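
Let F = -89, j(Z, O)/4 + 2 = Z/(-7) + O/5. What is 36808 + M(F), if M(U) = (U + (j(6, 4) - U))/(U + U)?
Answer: 114657064/3115 ≈ 36808.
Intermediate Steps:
j(Z, O) = -8 - 4*Z/7 + 4*O/5 (j(Z, O) = -8 + 4*(Z/(-7) + O/5) = -8 + 4*(Z*(-1/7) + O*(1/5)) = -8 + 4*(-Z/7 + O/5) = -8 + (-4*Z/7 + 4*O/5) = -8 - 4*Z/7 + 4*O/5)
M(U) = -144/(35*U) (M(U) = (U + ((-8 - 4/7*6 + (4/5)*4) - U))/(U + U) = (U + ((-8 - 24/7 + 16/5) - U))/((2*U)) = (U + (-288/35 - U))*(1/(2*U)) = -144/(35*U))
36808 + M(F) = 36808 - 144/35/(-89) = 36808 - 144/35*(-1/89) = 36808 + 144/3115 = 114657064/3115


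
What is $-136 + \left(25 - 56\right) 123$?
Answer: $-3949$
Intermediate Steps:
$-136 + \left(25 - 56\right) 123 = -136 - 3813 = -3949$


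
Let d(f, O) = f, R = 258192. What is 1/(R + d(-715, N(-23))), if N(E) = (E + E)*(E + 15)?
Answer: 1/257477 ≈ 3.8838e-6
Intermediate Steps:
N(E) = 2*E*(15 + E) (N(E) = (2*E)*(15 + E) = 2*E*(15 + E))
1/(R + d(-715, N(-23))) = 1/(258192 - 715) = 1/257477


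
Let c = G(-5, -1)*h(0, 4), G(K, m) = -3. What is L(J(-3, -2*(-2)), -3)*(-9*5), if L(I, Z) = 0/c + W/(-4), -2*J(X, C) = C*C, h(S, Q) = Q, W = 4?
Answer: 45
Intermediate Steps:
J(X, C) = -C²/2 (J(X, C) = -C*C/2 = -C²/2)
c = -12 (c = -3*4 = -12)
L(I, Z) = -1 (L(I, Z) = 0/(-12) + 4/(-4) = 0*(-1/12) + 4*(-¼) = 0 - 1 = -1)
L(J(-3, -2*(-2)), -3)*(-9*5) = -(-9)*5 = -1*(-45) = 45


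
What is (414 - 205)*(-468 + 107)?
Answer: -75449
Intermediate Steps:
(414 - 205)*(-468 + 107) = 209*(-361) = -75449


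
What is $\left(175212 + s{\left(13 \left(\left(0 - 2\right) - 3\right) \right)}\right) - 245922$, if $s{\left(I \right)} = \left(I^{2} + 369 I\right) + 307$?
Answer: $-90163$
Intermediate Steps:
$s{\left(I \right)} = 307 + I^{2} + 369 I$
$\left(175212 + s{\left(13 \left(\left(0 - 2\right) - 3\right) \right)}\right) - 245922 = \left(175212 + \left(307 + \left(13 \left(\left(0 - 2\right) - 3\right)\right)^{2} + 369 \cdot 13 \left(\left(0 - 2\right) - 3\right)\right)\right) - 245922 = \left(175212 + \left(307 + \left(13 \left(-2 - 3\right)\right)^{2} + 369 \cdot 13 \left(-2 - 3\right)\right)\right) - 245922 = \left(175212 + \left(307 + \left(13 \left(-5\right)\right)^{2} + 369 \cdot 13 \left(-5\right)\right)\right) - 245922 = \left(175212 + \left(307 + \left(-65\right)^{2} + 369 \left(-65\right)\right)\right) - 245922 = \left(175212 + \left(307 + 4225 - 23985\right)\right) - 245922 = \left(175212 - 19453\right) - 245922 = 155759 - 245922 = -90163$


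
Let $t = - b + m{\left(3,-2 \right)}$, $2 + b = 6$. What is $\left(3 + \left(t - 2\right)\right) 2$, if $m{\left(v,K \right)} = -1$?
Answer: $-8$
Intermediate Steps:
$b = 4$ ($b = -2 + 6 = 4$)
$t = -5$ ($t = \left(-1\right) 4 - 1 = -4 - 1 = -5$)
$\left(3 + \left(t - 2\right)\right) 2 = \left(3 - 7\right) 2 = \left(-4\right) 2 = -8$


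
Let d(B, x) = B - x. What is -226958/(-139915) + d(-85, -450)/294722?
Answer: 66940584651/41236028630 ≈ 1.6234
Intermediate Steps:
-226958/(-139915) + d(-85, -450)/294722 = -226958/(-139915) + (-85 - 1*(-450))/294722 = -226958*(-1/139915) + (-85 + 450)*(1/294722) = 226958/139915 + 365*(1/294722) = 226958/139915 + 365/294722 = 66940584651/41236028630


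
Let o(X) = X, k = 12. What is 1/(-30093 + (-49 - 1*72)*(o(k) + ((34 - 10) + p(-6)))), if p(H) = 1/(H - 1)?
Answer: -7/241022 ≈ -2.9043e-5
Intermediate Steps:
p(H) = 1/(-1 + H)
1/(-30093 + (-49 - 1*72)*(o(k) + ((34 - 10) + p(-6)))) = 1/(-30093 + (-49 - 1*72)*(12 + ((34 - 10) + 1/(-1 - 6)))) = 1/(-30093 + (-49 - 72)*(12 + (24 + 1/(-7)))) = 1/(-30093 - 121*(12 + (24 - ⅐))) = 1/(-30093 - 121*(12 + 167/7)) = 1/(-30093 - 121*251/7) = 1/(-30093 - 30371/7) = 1/(-241022/7) = -7/241022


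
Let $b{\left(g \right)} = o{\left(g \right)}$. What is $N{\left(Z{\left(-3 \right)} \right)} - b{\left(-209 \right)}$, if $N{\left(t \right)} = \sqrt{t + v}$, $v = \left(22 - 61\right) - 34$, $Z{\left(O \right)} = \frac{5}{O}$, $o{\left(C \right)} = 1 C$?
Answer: $209 + \frac{4 i \sqrt{42}}{3} \approx 209.0 + 8.641 i$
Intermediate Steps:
$o{\left(C \right)} = C$
$b{\left(g \right)} = g$
$v = -73$ ($v = -39 - 34 = -73$)
$N{\left(t \right)} = \sqrt{-73 + t}$ ($N{\left(t \right)} = \sqrt{t - 73} = \sqrt{-73 + t}$)
$N{\left(Z{\left(-3 \right)} \right)} - b{\left(-209 \right)} = \sqrt{-73 + \frac{5}{-3}} - -209 = \sqrt{-73 + 5 \left(- \frac{1}{3}\right)} + 209 = \sqrt{-73 - \frac{5}{3}} + 209 = \sqrt{- \frac{224}{3}} + 209 = \frac{4 i \sqrt{42}}{3} + 209 = 209 + \frac{4 i \sqrt{42}}{3}$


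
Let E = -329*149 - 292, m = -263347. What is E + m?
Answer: -312660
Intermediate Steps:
E = -49313 (E = -49021 - 292 = -49313)
E + m = -49313 - 263347 = -312660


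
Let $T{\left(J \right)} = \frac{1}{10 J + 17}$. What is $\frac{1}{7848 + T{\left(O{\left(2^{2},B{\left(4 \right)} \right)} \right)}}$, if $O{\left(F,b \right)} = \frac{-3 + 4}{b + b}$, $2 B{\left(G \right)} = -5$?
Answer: $\frac{15}{117721} \approx 0.00012742$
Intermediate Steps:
$B{\left(G \right)} = - \frac{5}{2}$ ($B{\left(G \right)} = \frac{1}{2} \left(-5\right) = - \frac{5}{2}$)
$O{\left(F,b \right)} = \frac{1}{2 b}$ ($O{\left(F,b \right)} = 1 \frac{1}{2 b} = \frac{1}{2 b}$)
$T{\left(J \right)} = \frac{1}{17 + 10 J}$
$\frac{1}{7848 + T{\left(O{\left(2^{2},B{\left(4 \right)} \right)} \right)}} = \frac{1}{7848 + \frac{1}{17 + 10 \frac{1}{2 \left(- \frac{5}{2}\right)}}} = \frac{1}{7848 + \frac{1}{17 + 10 \cdot \frac{1}{2} \left(- \frac{2}{5}\right)}} = \frac{1}{7848 + \frac{1}{17 + 10 \left(- \frac{1}{5}\right)}} = \frac{1}{7848 + \frac{1}{17 - 2}} = \frac{1}{7848 + \frac{1}{15}} = \frac{1}{\frac{117721}{15}} = \frac{15}{117721}$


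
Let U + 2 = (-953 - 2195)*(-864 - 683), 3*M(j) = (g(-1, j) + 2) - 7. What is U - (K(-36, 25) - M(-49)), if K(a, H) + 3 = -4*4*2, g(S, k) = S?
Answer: 4869987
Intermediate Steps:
M(j) = -2 (M(j) = ((-1 + 2) - 7)/3 = (1 - 7)/3 = (⅓)*(-6) = -2)
K(a, H) = -35 (K(a, H) = -3 - 4*4*2 = -3 - 16*2 = -3 - 32 = -35)
U = 4869954 (U = -2 + (-953 - 2195)*(-864 - 683) = -2 - 3148*(-1547) = -2 + 4869956 = 4869954)
U - (K(-36, 25) - M(-49)) = 4869954 - (-35 - 1*(-2)) = 4869954 - (-35 + 2) = 4869954 - 1*(-33) = 4869954 + 33 = 4869987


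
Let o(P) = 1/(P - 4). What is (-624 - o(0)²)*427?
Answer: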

◇ ◇ ◇ ◇

[What you have to do]
Only the lines from the beginning of the material above through the line with "Answer: 114657064/3115 ≈ 36808." are wanted; extract them exactly.

[Task solution]
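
Let F = -89, j(Z, O)/4 + 2 = Z/(-7) + O/5. What is 36808 + M(F), if M(U) = (U + (j(6, 4) - U))/(U + U)?
Answer: 114657064/3115 ≈ 36808.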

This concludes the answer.